Your goal: Give only the number of lines below that contain the word "track".

*** Records supplied ***

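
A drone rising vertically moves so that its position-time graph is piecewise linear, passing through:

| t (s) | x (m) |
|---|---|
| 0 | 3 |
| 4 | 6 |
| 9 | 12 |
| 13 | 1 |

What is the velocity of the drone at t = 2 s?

0.75 m/s

Velocity is the slope of the x-t graph on 0–4 s: (6 − 3)/(4 − 0) = 0.75 m/s.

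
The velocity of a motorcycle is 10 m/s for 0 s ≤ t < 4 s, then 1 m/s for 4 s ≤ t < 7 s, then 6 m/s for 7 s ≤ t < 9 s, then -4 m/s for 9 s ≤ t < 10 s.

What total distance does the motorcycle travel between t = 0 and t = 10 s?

59 m

Distance (not displacement) is the total path length: add the absolute areas under v-t.
0–4 s: |10| × 4 = 40 m
4–7 s: |1| × 3 = 3 m
7–9 s: |6| × 2 = 12 m
9–10 s: |-4| × 1 = 4 m
Total distance = 59 m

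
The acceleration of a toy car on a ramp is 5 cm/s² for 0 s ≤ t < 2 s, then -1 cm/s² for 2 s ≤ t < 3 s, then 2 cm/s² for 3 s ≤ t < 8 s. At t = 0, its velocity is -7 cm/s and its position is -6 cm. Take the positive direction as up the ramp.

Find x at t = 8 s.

27.5 cm

On each constant-a segment, Δv = aΔt and Δx = v₀Δt + ½aΔt²; chain segment to segment.
0–2 s: v starts -7 cm/s; Δx = -7·2 + ½·5·2² = -4 cm; v ends 3 cm/s.
2–3 s: v starts 3 cm/s; Δx = 3·1 + ½·-1·1² = 2.5 cm; v ends 2 cm/s.
3–8 s: v starts 2 cm/s; Δx = 2·5 + ½·2·5² = 35 cm; v ends 12 cm/s.
x(8) = -6 + Σ Δx = 27.5 cm.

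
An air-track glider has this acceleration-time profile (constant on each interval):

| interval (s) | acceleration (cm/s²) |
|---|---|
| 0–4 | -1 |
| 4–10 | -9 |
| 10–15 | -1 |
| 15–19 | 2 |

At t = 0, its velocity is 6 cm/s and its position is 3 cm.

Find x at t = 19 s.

-615.5 cm

On each constant-a segment, Δv = aΔt and Δx = v₀Δt + ½aΔt²; chain segment to segment.
0–4 s: v starts 6 cm/s; Δx = 6·4 + ½·-1·4² = 16 cm; v ends 2 cm/s.
4–10 s: v starts 2 cm/s; Δx = 2·6 + ½·-9·6² = -150 cm; v ends -52 cm/s.
10–15 s: v starts -52 cm/s; Δx = -52·5 + ½·-1·5² = -272.5 cm; v ends -57 cm/s.
15–19 s: v starts -57 cm/s; Δx = -57·4 + ½·2·4² = -212 cm; v ends -49 cm/s.
x(19) = 3 + Σ Δx = -615.5 cm.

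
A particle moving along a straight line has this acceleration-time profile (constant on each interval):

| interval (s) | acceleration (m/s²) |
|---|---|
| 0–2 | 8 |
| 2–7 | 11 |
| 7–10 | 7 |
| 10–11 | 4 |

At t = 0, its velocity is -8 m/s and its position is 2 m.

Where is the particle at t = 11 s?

486 m

On each constant-a segment, Δv = aΔt and Δx = v₀Δt + ½aΔt²; chain segment to segment.
0–2 s: v starts -8 m/s; Δx = -8·2 + ½·8·2² = 0 m; v ends 8 m/s.
2–7 s: v starts 8 m/s; Δx = 8·5 + ½·11·5² = 177.5 m; v ends 63 m/s.
7–10 s: v starts 63 m/s; Δx = 63·3 + ½·7·3² = 220.5 m; v ends 84 m/s.
10–11 s: v starts 84 m/s; Δx = 84·1 + ½·4·1² = 86 m; v ends 88 m/s.
x(11) = 2 + Σ Δx = 486 m.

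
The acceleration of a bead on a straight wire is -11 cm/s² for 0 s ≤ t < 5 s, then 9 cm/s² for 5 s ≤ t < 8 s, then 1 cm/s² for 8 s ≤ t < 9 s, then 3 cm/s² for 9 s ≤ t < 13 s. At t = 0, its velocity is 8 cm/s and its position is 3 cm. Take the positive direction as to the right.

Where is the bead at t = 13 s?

On each constant-a segment, Δv = aΔt and Δx = v₀Δt + ½aΔt²; chain segment to segment.
0–5 s: v starts 8 cm/s; Δx = 8·5 + ½·-11·5² = -97.5 cm; v ends -47 cm/s.
5–8 s: v starts -47 cm/s; Δx = -47·3 + ½·9·3² = -100.5 cm; v ends -20 cm/s.
8–9 s: v starts -20 cm/s; Δx = -20·1 + ½·1·1² = -19.5 cm; v ends -19 cm/s.
9–13 s: v starts -19 cm/s; Δx = -19·4 + ½·3·4² = -52 cm; v ends -7 cm/s.
x(13) = 3 + Σ Δx = -266.5 cm.

-266.5 cm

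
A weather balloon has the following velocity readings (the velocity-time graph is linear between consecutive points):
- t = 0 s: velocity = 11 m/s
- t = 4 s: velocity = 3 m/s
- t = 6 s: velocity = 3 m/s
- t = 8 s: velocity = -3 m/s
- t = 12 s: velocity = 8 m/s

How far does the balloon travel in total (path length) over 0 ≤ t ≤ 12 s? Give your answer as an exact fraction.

553/11 m

Total distance travelled is ∫|v| dt — sum the magnitudes of each area piece.
0–4 s: |½(11 + 3)(4)| = 28 m
4–6 s: |3| × 2 = 6 m
6–8 s: v = 0 at t = 7 s; triangle areas 1.5 + 1.5 = 3 m
8–12 s: v = 0 at t = 100/11 s; triangle areas 18/11 + 128/11 = 146/11 m
Total distance = 553/11 m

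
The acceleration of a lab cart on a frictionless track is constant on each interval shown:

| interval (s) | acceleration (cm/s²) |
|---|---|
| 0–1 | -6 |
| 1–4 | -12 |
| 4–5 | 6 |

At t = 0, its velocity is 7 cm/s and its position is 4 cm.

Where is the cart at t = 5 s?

-75 cm

On each constant-a segment, Δv = aΔt and Δx = v₀Δt + ½aΔt²; chain segment to segment.
0–1 s: v starts 7 cm/s; Δx = 7·1 + ½·-6·1² = 4 cm; v ends 1 cm/s.
1–4 s: v starts 1 cm/s; Δx = 1·3 + ½·-12·3² = -51 cm; v ends -35 cm/s.
4–5 s: v starts -35 cm/s; Δx = -35·1 + ½·6·1² = -32 cm; v ends -29 cm/s.
x(5) = 4 + Σ Δx = -75 cm.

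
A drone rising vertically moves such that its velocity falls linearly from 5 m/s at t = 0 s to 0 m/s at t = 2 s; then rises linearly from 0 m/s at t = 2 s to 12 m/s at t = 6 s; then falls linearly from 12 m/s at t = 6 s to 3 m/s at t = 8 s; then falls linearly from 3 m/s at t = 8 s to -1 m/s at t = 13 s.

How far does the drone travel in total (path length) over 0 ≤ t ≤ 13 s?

50.25 m

Distance (not displacement) is the total path length: add the absolute areas under v-t.
0–2 s: |½(5 + 0)(2)| = 5 m
2–6 s: |½(0 + 12)(4)| = 24 m
6–8 s: |½(12 + 3)(2)| = 15 m
8–13 s: v = 0 at t = 11.75 s; triangle areas 5.625 + 0.625 = 6.25 m
Total distance = 50.25 m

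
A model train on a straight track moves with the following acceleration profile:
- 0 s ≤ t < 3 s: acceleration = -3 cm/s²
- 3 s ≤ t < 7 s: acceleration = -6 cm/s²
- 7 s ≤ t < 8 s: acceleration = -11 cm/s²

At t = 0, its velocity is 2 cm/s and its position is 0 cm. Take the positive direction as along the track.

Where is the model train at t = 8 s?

-120 cm

On each constant-a segment, Δv = aΔt and Δx = v₀Δt + ½aΔt²; chain segment to segment.
0–3 s: v starts 2 cm/s; Δx = 2·3 + ½·-3·3² = -7.5 cm; v ends -7 cm/s.
3–7 s: v starts -7 cm/s; Δx = -7·4 + ½·-6·4² = -76 cm; v ends -31 cm/s.
7–8 s: v starts -31 cm/s; Δx = -31·1 + ½·-11·1² = -36.5 cm; v ends -42 cm/s.
x(8) = 0 + Σ Δx = -120 cm.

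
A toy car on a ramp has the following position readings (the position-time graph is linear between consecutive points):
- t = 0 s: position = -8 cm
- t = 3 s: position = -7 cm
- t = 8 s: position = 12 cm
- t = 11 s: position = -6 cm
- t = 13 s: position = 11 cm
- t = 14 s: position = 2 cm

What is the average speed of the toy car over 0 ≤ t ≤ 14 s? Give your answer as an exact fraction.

32/7 cm/s

Average speed = (total path length)/(elapsed time); on a piecewise-linear x-t graph the path length is Σ|Δx|.
0–3 s: |Δx| = |-7 − -8| = 1 cm
3–8 s: |Δx| = |12 − -7| = 19 cm
8–11 s: |Δx| = |-6 − 12| = 18 cm
11–13 s: |Δx| = |11 − -6| = 17 cm
13–14 s: |Δx| = |2 − 11| = 9 cm
Total path = 64 cm; average speed = 64/14 = 32/7 cm/s.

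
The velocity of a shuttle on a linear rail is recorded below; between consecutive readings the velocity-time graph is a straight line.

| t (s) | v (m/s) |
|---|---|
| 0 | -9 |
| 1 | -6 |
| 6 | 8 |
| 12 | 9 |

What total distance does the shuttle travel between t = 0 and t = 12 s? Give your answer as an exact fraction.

1069/14 m

Distance (not displacement) is the total path length: add the absolute areas under v-t.
0–1 s: |½(-9 + -6)(1)| = 7.5 m
1–6 s: v = 0 at t = 22/7 s; triangle areas 45/7 + 80/7 = 125/7 m
6–12 s: |½(8 + 9)(6)| = 51 m
Total distance = 1069/14 m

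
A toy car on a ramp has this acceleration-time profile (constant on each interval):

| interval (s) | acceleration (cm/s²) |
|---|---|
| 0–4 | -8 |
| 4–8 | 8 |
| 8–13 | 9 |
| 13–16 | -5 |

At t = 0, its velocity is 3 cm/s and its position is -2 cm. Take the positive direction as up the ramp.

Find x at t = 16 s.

143 cm

On each constant-a segment, Δv = aΔt and Δx = v₀Δt + ½aΔt²; chain segment to segment.
0–4 s: v starts 3 cm/s; Δx = 3·4 + ½·-8·4² = -52 cm; v ends -29 cm/s.
4–8 s: v starts -29 cm/s; Δx = -29·4 + ½·8·4² = -52 cm; v ends 3 cm/s.
8–13 s: v starts 3 cm/s; Δx = 3·5 + ½·9·5² = 127.5 cm; v ends 48 cm/s.
13–16 s: v starts 48 cm/s; Δx = 48·3 + ½·-5·3² = 121.5 cm; v ends 33 cm/s.
x(16) = -2 + Σ Δx = 143 cm.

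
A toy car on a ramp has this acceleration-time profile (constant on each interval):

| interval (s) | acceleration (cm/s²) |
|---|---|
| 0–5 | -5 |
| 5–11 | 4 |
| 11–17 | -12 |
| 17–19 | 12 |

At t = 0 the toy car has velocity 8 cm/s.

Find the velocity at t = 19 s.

Δv equals the area under the a-t graph; then v = v₀ + Δv.
0–5 s: -5 × 5 = -25 cm/s
5–11 s: 4 × 6 = 24 cm/s
11–17 s: -12 × 6 = -72 cm/s
17–19 s: 12 × 2 = 24 cm/s
Δv = -49 cm/s, so v(19) = 8 + (-49) = -41 cm/s.

-41 cm/s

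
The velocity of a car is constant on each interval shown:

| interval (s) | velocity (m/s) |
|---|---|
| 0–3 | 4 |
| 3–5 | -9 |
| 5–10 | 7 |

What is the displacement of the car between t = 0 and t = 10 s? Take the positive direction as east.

Displacement is the signed area under the v-t curve.
0–3 s: 4 × 3 = 12 m
3–5 s: -9 × 2 = -18 m
5–10 s: 7 × 5 = 35 m
Net displacement = 29 m

29 m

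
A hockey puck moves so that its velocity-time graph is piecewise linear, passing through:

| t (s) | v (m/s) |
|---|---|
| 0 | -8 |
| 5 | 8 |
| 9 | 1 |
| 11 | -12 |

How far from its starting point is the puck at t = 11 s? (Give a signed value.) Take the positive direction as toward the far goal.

7 m

Displacement is the signed area under the v-t curve.
0–5 s: ½(-8 + 8)(5) = 0 m
5–9 s: ½(8 + 1)(4) = 18 m
9–11 s: ½(1 + -12)(2) = -11 m
Net displacement = 7 m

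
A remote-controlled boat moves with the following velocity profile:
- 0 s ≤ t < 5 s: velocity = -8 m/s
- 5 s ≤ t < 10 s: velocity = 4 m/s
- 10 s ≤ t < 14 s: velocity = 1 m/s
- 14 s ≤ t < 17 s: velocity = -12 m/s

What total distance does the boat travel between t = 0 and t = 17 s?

Distance (not displacement) is the total path length: add the absolute areas under v-t.
0–5 s: |-8| × 5 = 40 m
5–10 s: |4| × 5 = 20 m
10–14 s: |1| × 4 = 4 m
14–17 s: |-12| × 3 = 36 m
Total distance = 100 m

100 m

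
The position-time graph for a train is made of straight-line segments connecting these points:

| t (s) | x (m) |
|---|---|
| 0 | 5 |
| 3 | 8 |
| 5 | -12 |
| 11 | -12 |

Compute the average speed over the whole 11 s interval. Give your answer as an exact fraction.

23/11 m/s

Average speed = (total path length)/(elapsed time); on a piecewise-linear x-t graph the path length is Σ|Δx|.
0–3 s: |Δx| = |8 − 5| = 3 m
3–5 s: |Δx| = |-12 − 8| = 20 m
5–11 s: |Δx| = |-12 − -12| = 0 m
Total path = 23 m; average speed = 23/11 = 23/11 m/s.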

*** End of Records supplied ***

Answer section: 4